Copy every line of the material precisely.

--------

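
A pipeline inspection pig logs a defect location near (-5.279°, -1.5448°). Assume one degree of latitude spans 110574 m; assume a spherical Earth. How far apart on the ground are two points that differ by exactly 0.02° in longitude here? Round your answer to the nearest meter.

0.02° of longitude at 5.279° is 0.02 × 110574 × cos 5.279° ≈ 0.02 × 110105 = 2202.1 m.

2202 meters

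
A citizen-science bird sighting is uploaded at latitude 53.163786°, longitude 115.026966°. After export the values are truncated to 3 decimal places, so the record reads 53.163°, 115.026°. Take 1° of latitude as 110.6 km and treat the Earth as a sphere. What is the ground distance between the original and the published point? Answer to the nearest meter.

The latitude changed by +0.000786° and the longitude by +0.000966°.
N–S: 0.000786° × 110600 m/° = 86.9316 m.
E–W at 53.163°: 0.000966° × 110600 × cos 53.163° = 0.000966 × 110600 × 0.5995 ≈ 64.0547 m.
Distance: √(86.9316² + 64.0547²) ≈ 107.982 m.

108 meters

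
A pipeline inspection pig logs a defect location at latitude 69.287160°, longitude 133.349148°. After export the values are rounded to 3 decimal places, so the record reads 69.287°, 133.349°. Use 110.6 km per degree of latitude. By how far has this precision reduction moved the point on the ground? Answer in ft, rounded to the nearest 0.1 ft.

The latitude changed by +0.000160° and the longitude by +0.000148°.
N–S: 0.000160° × 110600 m/° = 17.696 m.
E–W at 69.287°: 0.000148° × 110600 × cos 69.287° = 0.000148 × 110600 × 0.3537 ≈ 5.78943 m.
Hypotenuse of the two orthogonal shifts: √(17.696² + 5.78943²) = 18.619 m.
In feet: 18.619 m ÷ 0.3048 ≈ 61.086 ft.

61.1 ft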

--------

Solution to this task »
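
A pipeline inspection pig logs a defect location near (-5.279°, -1.5448°). Assume one degree of latitude spans 110574 m; assume a spherical Earth. How far apart on the ground are two points that differ by exactly 0.02° in longitude here? Round your answer to the nearest meter.

0.02° of longitude at 5.279° is 0.02 × 110574 × cos 5.279° ≈ 0.02 × 110105 = 2202.1 m.

2202 meters

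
A citizen-science bird sighting is uploaded at latitude 53.163786°, longitude 115.026966°. After export the values are truncated to 3 decimal places, so the record reads 53.163°, 115.026°. Take 1° of latitude as 110.6 km and treat the Earth as a sphere. What is the ground distance between the original and the published point? Answer to the nearest meter.

The latitude changed by +0.000786° and the longitude by +0.000966°.
N–S: 0.000786° × 110600 m/° = 86.9316 m.
E–W at 53.163°: 0.000966° × 110600 × cos 53.163° = 0.000966 × 110600 × 0.5995 ≈ 64.0547 m.
Distance: √(86.9316² + 64.0547²) ≈ 107.982 m.

108 meters

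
A pipeline inspection pig logs a defect location at latitude 69.287160°, longitude 133.349148°. After export the values are rounded to 3 decimal places, so the record reads 69.287°, 133.349°. Use 110.6 km per degree of latitude. By how far has this precision reduction moved the point on the ground? Answer in ft, rounded to the nearest 0.1 ft.

The latitude changed by +0.000160° and the longitude by +0.000148°.
N–S: 0.000160° × 110600 m/° = 17.696 m.
E–W at 69.287°: 0.000148° × 110600 × cos 69.287° = 0.000148 × 110600 × 0.3537 ≈ 5.78943 m.
Hypotenuse of the two orthogonal shifts: √(17.696² + 5.78943²) = 18.619 m.
In feet: 18.619 m ÷ 0.3048 ≈ 61.086 ft.

61.1 ft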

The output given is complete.